DATASET CONTENT —

········

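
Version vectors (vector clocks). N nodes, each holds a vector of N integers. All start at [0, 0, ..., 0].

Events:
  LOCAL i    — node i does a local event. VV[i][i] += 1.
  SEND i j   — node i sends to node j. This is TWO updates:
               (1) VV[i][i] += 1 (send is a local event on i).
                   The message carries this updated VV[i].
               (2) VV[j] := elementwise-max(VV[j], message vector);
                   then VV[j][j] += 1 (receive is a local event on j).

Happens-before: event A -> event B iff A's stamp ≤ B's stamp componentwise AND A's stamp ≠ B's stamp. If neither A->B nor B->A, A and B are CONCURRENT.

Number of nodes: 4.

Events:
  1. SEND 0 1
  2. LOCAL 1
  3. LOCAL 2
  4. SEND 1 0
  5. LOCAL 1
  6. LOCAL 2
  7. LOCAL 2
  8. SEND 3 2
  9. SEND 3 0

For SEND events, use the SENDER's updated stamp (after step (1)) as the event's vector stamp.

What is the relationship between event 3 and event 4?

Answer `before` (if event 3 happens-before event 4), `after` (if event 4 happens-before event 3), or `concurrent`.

Answer: concurrent

Derivation:
Initial: VV[0]=[0, 0, 0, 0]
Initial: VV[1]=[0, 0, 0, 0]
Initial: VV[2]=[0, 0, 0, 0]
Initial: VV[3]=[0, 0, 0, 0]
Event 1: SEND 0->1: VV[0][0]++ -> VV[0]=[1, 0, 0, 0], msg_vec=[1, 0, 0, 0]; VV[1]=max(VV[1],msg_vec) then VV[1][1]++ -> VV[1]=[1, 1, 0, 0]
Event 2: LOCAL 1: VV[1][1]++ -> VV[1]=[1, 2, 0, 0]
Event 3: LOCAL 2: VV[2][2]++ -> VV[2]=[0, 0, 1, 0]
Event 4: SEND 1->0: VV[1][1]++ -> VV[1]=[1, 3, 0, 0], msg_vec=[1, 3, 0, 0]; VV[0]=max(VV[0],msg_vec) then VV[0][0]++ -> VV[0]=[2, 3, 0, 0]
Event 5: LOCAL 1: VV[1][1]++ -> VV[1]=[1, 4, 0, 0]
Event 6: LOCAL 2: VV[2][2]++ -> VV[2]=[0, 0, 2, 0]
Event 7: LOCAL 2: VV[2][2]++ -> VV[2]=[0, 0, 3, 0]
Event 8: SEND 3->2: VV[3][3]++ -> VV[3]=[0, 0, 0, 1], msg_vec=[0, 0, 0, 1]; VV[2]=max(VV[2],msg_vec) then VV[2][2]++ -> VV[2]=[0, 0, 4, 1]
Event 9: SEND 3->0: VV[3][3]++ -> VV[3]=[0, 0, 0, 2], msg_vec=[0, 0, 0, 2]; VV[0]=max(VV[0],msg_vec) then VV[0][0]++ -> VV[0]=[3, 3, 0, 2]
Event 3 stamp: [0, 0, 1, 0]
Event 4 stamp: [1, 3, 0, 0]
[0, 0, 1, 0] <= [1, 3, 0, 0]? False
[1, 3, 0, 0] <= [0, 0, 1, 0]? False
Relation: concurrent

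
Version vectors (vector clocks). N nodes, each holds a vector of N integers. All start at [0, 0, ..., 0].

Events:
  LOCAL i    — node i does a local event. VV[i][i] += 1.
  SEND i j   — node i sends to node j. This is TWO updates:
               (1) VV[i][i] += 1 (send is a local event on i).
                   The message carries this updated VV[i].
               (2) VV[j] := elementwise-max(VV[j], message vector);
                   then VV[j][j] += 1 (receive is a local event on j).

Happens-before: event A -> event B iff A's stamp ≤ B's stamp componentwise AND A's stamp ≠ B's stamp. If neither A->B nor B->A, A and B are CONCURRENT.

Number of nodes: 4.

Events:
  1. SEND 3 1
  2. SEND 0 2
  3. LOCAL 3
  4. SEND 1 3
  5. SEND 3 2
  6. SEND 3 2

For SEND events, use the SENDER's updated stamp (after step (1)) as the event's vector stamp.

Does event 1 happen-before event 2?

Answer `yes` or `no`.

Initial: VV[0]=[0, 0, 0, 0]
Initial: VV[1]=[0, 0, 0, 0]
Initial: VV[2]=[0, 0, 0, 0]
Initial: VV[3]=[0, 0, 0, 0]
Event 1: SEND 3->1: VV[3][3]++ -> VV[3]=[0, 0, 0, 1], msg_vec=[0, 0, 0, 1]; VV[1]=max(VV[1],msg_vec) then VV[1][1]++ -> VV[1]=[0, 1, 0, 1]
Event 2: SEND 0->2: VV[0][0]++ -> VV[0]=[1, 0, 0, 0], msg_vec=[1, 0, 0, 0]; VV[2]=max(VV[2],msg_vec) then VV[2][2]++ -> VV[2]=[1, 0, 1, 0]
Event 3: LOCAL 3: VV[3][3]++ -> VV[3]=[0, 0, 0, 2]
Event 4: SEND 1->3: VV[1][1]++ -> VV[1]=[0, 2, 0, 1], msg_vec=[0, 2, 0, 1]; VV[3]=max(VV[3],msg_vec) then VV[3][3]++ -> VV[3]=[0, 2, 0, 3]
Event 5: SEND 3->2: VV[3][3]++ -> VV[3]=[0, 2, 0, 4], msg_vec=[0, 2, 0, 4]; VV[2]=max(VV[2],msg_vec) then VV[2][2]++ -> VV[2]=[1, 2, 2, 4]
Event 6: SEND 3->2: VV[3][3]++ -> VV[3]=[0, 2, 0, 5], msg_vec=[0, 2, 0, 5]; VV[2]=max(VV[2],msg_vec) then VV[2][2]++ -> VV[2]=[1, 2, 3, 5]
Event 1 stamp: [0, 0, 0, 1]
Event 2 stamp: [1, 0, 0, 0]
[0, 0, 0, 1] <= [1, 0, 0, 0]? False. Equal? False. Happens-before: False

Answer: no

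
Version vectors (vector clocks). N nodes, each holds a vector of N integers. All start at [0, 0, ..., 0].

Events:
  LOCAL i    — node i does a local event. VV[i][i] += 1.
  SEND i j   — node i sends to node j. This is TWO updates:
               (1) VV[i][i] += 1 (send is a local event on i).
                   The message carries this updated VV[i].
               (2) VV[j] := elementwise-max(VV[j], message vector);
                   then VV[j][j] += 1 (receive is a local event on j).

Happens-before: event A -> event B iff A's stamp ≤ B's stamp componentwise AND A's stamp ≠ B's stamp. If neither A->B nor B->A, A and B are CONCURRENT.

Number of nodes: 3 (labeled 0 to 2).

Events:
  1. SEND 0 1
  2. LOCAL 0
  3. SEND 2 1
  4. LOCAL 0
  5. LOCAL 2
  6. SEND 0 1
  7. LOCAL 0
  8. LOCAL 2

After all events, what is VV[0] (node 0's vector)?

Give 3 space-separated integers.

Answer: 5 0 0

Derivation:
Initial: VV[0]=[0, 0, 0]
Initial: VV[1]=[0, 0, 0]
Initial: VV[2]=[0, 0, 0]
Event 1: SEND 0->1: VV[0][0]++ -> VV[0]=[1, 0, 0], msg_vec=[1, 0, 0]; VV[1]=max(VV[1],msg_vec) then VV[1][1]++ -> VV[1]=[1, 1, 0]
Event 2: LOCAL 0: VV[0][0]++ -> VV[0]=[2, 0, 0]
Event 3: SEND 2->1: VV[2][2]++ -> VV[2]=[0, 0, 1], msg_vec=[0, 0, 1]; VV[1]=max(VV[1],msg_vec) then VV[1][1]++ -> VV[1]=[1, 2, 1]
Event 4: LOCAL 0: VV[0][0]++ -> VV[0]=[3, 0, 0]
Event 5: LOCAL 2: VV[2][2]++ -> VV[2]=[0, 0, 2]
Event 6: SEND 0->1: VV[0][0]++ -> VV[0]=[4, 0, 0], msg_vec=[4, 0, 0]; VV[1]=max(VV[1],msg_vec) then VV[1][1]++ -> VV[1]=[4, 3, 1]
Event 7: LOCAL 0: VV[0][0]++ -> VV[0]=[5, 0, 0]
Event 8: LOCAL 2: VV[2][2]++ -> VV[2]=[0, 0, 3]
Final vectors: VV[0]=[5, 0, 0]; VV[1]=[4, 3, 1]; VV[2]=[0, 0, 3]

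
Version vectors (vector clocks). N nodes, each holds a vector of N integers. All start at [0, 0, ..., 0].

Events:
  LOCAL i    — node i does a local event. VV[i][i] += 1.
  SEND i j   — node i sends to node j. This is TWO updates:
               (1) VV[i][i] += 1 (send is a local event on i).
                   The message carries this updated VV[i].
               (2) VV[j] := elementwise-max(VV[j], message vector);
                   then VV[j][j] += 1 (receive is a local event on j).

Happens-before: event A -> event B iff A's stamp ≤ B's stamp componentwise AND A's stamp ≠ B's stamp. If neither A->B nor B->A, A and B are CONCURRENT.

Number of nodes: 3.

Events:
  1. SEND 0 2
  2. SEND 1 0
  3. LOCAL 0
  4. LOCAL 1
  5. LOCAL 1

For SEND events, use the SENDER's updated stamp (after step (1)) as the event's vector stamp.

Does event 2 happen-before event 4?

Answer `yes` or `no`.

Initial: VV[0]=[0, 0, 0]
Initial: VV[1]=[0, 0, 0]
Initial: VV[2]=[0, 0, 0]
Event 1: SEND 0->2: VV[0][0]++ -> VV[0]=[1, 0, 0], msg_vec=[1, 0, 0]; VV[2]=max(VV[2],msg_vec) then VV[2][2]++ -> VV[2]=[1, 0, 1]
Event 2: SEND 1->0: VV[1][1]++ -> VV[1]=[0, 1, 0], msg_vec=[0, 1, 0]; VV[0]=max(VV[0],msg_vec) then VV[0][0]++ -> VV[0]=[2, 1, 0]
Event 3: LOCAL 0: VV[0][0]++ -> VV[0]=[3, 1, 0]
Event 4: LOCAL 1: VV[1][1]++ -> VV[1]=[0, 2, 0]
Event 5: LOCAL 1: VV[1][1]++ -> VV[1]=[0, 3, 0]
Event 2 stamp: [0, 1, 0]
Event 4 stamp: [0, 2, 0]
[0, 1, 0] <= [0, 2, 0]? True. Equal? False. Happens-before: True

Answer: yes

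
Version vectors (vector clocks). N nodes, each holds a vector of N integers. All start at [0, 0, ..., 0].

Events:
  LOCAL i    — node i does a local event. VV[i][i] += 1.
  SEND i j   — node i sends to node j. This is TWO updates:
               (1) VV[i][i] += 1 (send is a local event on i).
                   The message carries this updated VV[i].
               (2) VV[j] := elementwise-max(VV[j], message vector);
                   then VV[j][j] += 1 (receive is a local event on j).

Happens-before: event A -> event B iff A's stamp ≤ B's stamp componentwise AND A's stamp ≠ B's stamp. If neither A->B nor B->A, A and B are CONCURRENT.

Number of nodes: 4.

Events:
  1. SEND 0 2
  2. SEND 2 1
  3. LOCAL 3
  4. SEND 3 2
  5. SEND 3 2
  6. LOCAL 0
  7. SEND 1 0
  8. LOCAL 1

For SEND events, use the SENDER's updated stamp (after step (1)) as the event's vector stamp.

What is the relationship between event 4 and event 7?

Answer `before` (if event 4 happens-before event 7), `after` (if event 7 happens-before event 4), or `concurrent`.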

········

TRY IT —
Restate the data verbatim through the "What is the relationship between event 3" line.

OUTPUT FOR THIS TASK —
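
Version vectors (vector clocks). N nodes, each holds a vector of N integers. All start at [0, 0, ..., 0].

Events:
  LOCAL i    — node i does a local event. VV[i][i] += 1.
  SEND i j   — node i sends to node j. This is TWO updates:
               (1) VV[i][i] += 1 (send is a local event on i).
                   The message carries this updated VV[i].
               (2) VV[j] := elementwise-max(VV[j], message vector);
                   then VV[j][j] += 1 (receive is a local event on j).

Happens-before: event A -> event B iff A's stamp ≤ B's stamp componentwise AND A's stamp ≠ B's stamp. If neither A->B nor B->A, A and B are CONCURRENT.

Number of nodes: 4.

Events:
  1. SEND 0 1
  2. LOCAL 1
  3. LOCAL 2
  4. SEND 1 0
  5. LOCAL 1
  6. LOCAL 2
  7. LOCAL 2
  8. SEND 3 2
  9. SEND 3 0

For SEND events, use the SENDER's updated stamp (after step (1)) as the event's vector stamp.

What is the relationship between event 3 and event 4?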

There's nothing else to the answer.